Your objective:
Starting at the line below holding "Floor: plane at z = -1.925, friction 0.39." and stopping at the line holding "pos=(+0.038,+0.054) vel=(+0.000,+0.000) ωy=+0.00", print every line exactly, both ends included, and leave the rest out.

Stored data:
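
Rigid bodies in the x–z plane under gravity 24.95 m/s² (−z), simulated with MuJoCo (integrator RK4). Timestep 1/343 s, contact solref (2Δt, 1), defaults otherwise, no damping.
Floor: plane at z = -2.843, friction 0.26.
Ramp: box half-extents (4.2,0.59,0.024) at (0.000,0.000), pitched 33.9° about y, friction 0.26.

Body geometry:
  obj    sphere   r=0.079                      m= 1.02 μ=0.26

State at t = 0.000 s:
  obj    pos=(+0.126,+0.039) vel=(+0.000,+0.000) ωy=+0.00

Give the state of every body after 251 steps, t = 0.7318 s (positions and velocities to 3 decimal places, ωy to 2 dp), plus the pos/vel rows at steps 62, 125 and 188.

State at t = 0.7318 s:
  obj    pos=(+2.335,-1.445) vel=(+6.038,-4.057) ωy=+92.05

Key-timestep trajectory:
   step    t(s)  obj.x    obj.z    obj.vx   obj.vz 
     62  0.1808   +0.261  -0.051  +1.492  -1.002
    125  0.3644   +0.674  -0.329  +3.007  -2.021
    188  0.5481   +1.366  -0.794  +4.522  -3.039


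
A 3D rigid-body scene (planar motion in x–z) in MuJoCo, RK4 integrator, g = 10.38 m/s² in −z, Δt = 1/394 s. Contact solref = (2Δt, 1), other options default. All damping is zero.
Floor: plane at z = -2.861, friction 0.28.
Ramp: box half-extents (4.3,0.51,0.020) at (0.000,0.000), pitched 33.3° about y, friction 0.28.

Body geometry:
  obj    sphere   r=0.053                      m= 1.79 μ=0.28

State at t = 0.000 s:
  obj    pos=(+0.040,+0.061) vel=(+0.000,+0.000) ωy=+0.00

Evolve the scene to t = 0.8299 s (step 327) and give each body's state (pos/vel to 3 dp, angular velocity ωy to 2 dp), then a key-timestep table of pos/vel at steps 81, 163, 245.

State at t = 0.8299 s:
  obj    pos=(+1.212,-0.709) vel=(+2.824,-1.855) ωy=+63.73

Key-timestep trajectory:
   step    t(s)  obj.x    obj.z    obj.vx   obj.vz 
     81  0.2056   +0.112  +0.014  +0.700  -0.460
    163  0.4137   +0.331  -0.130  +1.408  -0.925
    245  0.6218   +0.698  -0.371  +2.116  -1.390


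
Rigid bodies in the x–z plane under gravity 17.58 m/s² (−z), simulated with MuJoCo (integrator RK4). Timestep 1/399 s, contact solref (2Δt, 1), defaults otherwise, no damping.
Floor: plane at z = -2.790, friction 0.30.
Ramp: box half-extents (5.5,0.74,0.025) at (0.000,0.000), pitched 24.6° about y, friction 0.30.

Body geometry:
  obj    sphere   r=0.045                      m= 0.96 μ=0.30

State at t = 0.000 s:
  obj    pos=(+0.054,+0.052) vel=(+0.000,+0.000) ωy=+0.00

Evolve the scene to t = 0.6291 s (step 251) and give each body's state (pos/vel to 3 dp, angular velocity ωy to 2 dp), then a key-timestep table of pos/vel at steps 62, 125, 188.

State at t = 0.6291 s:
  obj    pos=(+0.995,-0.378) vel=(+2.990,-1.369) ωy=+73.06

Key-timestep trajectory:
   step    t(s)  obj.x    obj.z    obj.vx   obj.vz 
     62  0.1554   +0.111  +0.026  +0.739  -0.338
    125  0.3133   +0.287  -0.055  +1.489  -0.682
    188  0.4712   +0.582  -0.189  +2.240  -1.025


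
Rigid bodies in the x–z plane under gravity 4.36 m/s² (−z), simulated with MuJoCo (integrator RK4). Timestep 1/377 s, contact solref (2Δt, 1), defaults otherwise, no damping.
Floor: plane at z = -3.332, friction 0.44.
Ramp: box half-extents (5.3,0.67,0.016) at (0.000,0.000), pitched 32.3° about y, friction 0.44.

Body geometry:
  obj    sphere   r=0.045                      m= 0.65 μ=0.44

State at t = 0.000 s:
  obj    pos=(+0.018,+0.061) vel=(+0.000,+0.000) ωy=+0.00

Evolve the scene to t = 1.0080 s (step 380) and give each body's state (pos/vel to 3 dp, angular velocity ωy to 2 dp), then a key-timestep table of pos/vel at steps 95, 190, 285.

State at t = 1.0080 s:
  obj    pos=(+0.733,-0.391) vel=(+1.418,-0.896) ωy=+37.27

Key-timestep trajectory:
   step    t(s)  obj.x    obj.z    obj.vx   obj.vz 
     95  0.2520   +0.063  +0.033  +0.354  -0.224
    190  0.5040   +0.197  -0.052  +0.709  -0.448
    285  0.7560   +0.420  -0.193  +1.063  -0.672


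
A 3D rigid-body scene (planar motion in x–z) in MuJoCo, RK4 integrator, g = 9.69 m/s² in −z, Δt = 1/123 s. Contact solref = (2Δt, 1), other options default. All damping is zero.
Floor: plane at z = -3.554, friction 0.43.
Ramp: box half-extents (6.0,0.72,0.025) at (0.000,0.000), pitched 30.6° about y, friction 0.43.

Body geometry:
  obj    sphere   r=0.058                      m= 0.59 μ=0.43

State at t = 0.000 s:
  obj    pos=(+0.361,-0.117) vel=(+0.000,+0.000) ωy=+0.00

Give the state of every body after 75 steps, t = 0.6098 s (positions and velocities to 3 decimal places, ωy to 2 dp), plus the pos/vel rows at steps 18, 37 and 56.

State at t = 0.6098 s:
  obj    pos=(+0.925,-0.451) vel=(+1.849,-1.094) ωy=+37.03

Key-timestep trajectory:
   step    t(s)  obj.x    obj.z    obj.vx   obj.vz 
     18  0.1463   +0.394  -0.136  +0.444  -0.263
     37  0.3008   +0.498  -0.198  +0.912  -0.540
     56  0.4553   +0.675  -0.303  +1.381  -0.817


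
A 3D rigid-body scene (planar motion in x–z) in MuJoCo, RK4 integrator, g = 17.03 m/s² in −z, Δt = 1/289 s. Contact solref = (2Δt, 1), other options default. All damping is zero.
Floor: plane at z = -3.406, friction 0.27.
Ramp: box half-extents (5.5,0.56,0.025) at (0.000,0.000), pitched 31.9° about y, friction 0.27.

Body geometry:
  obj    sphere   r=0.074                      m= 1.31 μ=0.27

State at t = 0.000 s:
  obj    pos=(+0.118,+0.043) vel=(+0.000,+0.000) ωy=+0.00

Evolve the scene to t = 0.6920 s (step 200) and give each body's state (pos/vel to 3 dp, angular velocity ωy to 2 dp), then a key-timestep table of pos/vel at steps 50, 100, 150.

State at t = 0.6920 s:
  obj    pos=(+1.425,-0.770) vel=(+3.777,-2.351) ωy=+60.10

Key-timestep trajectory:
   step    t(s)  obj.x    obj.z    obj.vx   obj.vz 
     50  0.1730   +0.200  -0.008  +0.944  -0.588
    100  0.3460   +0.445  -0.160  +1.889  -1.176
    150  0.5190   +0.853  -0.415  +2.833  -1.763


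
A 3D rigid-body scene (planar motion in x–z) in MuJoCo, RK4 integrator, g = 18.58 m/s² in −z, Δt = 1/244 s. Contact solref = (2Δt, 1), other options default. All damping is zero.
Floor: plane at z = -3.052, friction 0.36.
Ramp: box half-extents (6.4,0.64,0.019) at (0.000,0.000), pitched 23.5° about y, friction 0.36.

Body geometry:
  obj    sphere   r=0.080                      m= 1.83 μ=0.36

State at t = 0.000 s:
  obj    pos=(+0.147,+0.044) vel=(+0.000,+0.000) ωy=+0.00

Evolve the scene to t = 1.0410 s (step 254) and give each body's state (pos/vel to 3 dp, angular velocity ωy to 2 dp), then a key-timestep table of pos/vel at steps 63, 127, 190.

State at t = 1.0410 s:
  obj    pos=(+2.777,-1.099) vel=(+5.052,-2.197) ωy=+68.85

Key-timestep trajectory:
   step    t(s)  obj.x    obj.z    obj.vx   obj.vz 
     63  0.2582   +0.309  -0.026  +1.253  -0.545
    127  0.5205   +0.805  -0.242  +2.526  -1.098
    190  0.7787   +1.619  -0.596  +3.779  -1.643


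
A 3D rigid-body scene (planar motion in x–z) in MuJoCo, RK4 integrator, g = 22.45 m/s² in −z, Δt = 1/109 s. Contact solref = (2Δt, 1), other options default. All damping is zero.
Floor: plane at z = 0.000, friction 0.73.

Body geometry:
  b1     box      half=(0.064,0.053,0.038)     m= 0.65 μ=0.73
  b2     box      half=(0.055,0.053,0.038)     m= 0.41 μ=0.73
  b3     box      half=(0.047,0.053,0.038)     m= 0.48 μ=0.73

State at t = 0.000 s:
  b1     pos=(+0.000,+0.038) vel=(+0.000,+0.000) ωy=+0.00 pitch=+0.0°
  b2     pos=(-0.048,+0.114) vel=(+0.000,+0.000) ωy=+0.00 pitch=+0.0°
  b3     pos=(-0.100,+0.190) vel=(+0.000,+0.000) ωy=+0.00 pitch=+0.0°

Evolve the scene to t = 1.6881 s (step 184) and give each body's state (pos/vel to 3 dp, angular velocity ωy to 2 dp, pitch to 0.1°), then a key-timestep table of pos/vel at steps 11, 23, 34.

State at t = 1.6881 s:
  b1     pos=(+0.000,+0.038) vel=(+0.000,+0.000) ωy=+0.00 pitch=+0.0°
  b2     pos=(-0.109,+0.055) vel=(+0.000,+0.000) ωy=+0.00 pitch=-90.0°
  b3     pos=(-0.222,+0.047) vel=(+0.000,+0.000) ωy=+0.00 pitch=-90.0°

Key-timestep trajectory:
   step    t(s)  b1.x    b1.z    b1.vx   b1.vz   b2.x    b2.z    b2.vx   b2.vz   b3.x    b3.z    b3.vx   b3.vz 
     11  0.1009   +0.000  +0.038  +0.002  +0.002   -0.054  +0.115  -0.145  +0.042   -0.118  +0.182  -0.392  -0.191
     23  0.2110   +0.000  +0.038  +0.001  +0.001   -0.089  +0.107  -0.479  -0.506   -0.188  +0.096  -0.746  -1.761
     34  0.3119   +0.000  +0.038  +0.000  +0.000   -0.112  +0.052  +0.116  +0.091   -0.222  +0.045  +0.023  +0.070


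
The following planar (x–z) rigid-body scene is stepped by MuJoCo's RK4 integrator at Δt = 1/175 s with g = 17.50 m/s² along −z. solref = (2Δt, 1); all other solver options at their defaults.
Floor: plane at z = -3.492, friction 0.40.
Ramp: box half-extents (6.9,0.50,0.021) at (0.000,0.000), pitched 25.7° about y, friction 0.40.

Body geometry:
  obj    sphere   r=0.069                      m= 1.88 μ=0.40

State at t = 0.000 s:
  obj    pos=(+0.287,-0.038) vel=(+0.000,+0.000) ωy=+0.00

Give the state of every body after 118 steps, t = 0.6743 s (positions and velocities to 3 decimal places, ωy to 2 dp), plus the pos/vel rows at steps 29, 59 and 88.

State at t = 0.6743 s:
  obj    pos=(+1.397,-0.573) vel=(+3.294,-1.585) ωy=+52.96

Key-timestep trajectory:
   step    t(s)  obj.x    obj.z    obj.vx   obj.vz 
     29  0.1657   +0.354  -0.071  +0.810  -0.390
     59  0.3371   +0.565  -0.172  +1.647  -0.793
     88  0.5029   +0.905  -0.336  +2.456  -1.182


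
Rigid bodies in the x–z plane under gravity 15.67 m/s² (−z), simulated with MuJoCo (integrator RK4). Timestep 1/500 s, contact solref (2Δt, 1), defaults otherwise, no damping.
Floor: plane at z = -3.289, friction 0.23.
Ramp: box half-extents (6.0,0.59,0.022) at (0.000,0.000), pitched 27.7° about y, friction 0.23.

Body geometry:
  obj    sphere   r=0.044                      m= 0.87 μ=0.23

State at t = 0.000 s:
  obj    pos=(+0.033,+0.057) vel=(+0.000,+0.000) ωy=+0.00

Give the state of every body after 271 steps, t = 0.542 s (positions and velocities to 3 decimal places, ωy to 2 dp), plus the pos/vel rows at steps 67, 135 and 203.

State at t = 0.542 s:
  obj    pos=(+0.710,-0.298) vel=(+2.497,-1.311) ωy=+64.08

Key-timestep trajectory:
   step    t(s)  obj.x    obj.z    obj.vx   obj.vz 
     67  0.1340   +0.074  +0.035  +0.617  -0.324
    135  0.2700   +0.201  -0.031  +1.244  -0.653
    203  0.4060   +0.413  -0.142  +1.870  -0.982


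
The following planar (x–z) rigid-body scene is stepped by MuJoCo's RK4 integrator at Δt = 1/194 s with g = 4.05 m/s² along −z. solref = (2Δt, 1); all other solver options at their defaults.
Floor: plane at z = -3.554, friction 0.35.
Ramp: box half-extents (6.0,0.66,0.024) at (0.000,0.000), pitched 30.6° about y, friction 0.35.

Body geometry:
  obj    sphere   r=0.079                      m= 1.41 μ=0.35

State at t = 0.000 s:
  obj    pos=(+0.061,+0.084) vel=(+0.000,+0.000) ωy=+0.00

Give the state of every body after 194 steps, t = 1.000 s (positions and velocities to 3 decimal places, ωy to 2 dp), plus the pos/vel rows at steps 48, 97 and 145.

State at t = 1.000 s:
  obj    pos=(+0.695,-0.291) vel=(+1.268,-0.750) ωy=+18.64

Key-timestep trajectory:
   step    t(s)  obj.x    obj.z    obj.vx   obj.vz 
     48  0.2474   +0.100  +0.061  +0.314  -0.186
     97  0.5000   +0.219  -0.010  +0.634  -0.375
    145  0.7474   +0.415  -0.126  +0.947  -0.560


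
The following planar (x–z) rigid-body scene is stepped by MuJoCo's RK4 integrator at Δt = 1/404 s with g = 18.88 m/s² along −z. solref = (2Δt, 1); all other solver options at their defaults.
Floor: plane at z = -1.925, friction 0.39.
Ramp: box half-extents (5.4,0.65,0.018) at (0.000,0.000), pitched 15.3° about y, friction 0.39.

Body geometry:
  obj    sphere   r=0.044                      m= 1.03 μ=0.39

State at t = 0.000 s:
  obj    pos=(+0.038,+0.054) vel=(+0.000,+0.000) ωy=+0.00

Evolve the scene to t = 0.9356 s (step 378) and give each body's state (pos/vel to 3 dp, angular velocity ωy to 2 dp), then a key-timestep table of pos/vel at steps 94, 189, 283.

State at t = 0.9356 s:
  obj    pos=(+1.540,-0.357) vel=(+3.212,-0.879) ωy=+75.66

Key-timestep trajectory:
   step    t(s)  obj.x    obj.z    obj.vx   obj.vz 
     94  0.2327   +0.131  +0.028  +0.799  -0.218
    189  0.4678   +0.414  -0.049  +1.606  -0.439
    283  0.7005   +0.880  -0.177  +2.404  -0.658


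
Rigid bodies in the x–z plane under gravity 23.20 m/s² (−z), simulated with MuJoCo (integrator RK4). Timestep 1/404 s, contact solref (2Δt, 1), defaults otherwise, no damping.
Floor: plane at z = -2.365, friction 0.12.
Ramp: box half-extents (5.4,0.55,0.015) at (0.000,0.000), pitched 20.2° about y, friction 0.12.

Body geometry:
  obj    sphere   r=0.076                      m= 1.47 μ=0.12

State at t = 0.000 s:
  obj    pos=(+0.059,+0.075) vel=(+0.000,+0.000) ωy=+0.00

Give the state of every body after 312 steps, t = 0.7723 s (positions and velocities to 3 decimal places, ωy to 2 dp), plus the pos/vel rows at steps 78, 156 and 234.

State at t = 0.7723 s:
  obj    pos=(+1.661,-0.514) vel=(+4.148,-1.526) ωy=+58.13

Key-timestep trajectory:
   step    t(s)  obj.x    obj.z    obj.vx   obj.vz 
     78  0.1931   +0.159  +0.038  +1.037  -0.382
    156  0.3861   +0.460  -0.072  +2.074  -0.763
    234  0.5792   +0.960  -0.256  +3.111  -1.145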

Answer:
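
Floor: plane at z = -1.925, friction 0.39.
Ramp: box half-extents (5.4,0.65,0.018) at (0.000,0.000), pitched 15.3° about y, friction 0.39.

Body geometry:
  obj    sphere   r=0.044                      m= 1.03 μ=0.39

State at t = 0.000 s:
  obj    pos=(+0.038,+0.054) vel=(+0.000,+0.000) ωy=+0.00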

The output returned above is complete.